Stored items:
·····
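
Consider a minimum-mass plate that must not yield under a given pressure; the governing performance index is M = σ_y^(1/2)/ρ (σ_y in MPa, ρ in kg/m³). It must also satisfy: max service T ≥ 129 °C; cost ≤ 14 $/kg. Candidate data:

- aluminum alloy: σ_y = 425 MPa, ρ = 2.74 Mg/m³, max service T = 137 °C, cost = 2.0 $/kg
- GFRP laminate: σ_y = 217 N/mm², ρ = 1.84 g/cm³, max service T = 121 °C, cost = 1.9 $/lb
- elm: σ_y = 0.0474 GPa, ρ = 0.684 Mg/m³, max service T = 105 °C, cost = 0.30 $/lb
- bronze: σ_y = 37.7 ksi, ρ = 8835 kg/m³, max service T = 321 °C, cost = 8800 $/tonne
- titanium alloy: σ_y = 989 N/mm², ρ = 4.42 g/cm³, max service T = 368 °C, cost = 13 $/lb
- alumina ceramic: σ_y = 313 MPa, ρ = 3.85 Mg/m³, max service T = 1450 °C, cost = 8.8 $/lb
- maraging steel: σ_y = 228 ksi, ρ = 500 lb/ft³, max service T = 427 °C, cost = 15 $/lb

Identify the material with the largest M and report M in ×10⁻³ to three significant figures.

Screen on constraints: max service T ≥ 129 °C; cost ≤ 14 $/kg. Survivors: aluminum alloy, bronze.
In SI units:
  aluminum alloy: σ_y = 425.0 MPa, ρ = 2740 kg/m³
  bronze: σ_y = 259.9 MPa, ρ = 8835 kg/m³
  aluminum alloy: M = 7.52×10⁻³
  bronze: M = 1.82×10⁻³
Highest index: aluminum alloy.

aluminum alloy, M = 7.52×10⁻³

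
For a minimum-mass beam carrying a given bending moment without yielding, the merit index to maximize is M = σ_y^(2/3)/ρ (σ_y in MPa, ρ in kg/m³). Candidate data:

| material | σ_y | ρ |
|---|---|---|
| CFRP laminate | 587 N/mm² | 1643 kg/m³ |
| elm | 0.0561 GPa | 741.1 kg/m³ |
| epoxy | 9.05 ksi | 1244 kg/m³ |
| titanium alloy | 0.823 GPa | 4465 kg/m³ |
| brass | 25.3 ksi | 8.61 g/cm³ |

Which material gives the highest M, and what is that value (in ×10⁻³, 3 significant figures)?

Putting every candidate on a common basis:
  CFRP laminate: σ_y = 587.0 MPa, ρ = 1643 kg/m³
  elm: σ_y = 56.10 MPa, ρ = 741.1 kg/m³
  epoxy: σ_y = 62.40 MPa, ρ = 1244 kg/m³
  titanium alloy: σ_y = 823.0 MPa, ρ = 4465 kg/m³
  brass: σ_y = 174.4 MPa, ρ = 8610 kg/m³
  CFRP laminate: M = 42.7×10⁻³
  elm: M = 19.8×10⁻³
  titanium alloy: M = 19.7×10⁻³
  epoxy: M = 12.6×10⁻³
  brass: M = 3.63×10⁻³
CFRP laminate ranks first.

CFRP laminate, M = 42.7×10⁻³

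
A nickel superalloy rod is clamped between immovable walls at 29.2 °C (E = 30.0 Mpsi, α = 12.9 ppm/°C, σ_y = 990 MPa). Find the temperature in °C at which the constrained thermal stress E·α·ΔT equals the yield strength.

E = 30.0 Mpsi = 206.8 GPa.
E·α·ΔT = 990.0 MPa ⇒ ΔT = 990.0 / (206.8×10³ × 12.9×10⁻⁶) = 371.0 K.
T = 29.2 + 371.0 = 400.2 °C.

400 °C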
·····
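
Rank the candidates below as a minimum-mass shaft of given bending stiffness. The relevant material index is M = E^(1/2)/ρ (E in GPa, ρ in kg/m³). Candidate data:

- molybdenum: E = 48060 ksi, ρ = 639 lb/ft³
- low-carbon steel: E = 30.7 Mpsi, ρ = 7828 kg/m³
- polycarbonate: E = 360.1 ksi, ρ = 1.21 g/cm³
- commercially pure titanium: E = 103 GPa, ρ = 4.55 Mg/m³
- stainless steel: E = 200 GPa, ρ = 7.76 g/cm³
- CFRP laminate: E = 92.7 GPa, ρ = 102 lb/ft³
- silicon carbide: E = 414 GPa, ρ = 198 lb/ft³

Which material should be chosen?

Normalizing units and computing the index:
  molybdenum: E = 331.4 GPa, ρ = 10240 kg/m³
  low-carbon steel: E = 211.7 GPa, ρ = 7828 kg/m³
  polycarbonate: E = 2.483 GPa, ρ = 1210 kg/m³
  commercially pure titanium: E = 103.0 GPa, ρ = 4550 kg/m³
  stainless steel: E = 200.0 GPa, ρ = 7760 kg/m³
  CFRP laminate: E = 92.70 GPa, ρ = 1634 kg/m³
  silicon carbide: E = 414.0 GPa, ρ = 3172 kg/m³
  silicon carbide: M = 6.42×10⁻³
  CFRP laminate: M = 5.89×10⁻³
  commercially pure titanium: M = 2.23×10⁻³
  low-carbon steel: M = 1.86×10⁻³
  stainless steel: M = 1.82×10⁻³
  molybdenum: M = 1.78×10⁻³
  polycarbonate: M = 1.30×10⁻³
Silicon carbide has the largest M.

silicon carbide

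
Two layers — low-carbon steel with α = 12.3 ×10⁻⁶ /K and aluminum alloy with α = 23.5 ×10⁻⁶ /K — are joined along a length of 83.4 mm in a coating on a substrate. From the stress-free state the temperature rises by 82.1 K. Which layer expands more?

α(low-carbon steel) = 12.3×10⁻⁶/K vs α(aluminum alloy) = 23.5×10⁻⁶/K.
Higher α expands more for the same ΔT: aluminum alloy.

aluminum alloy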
·····
#### PROBLEM REQUIREMENTS:
From the entries above, extract only the lines running from the one containing "1244 kg/m³ |" through the one containing "8.61 g/cm³ |", inclusive.

#### WORKED SOLUTION:
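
| epoxy | 9.05 ksi | 1244 kg/m³ |
| titanium alloy | 0.823 GPa | 4465 kg/m³ |
| brass | 25.3 ksi | 8.61 g/cm³ |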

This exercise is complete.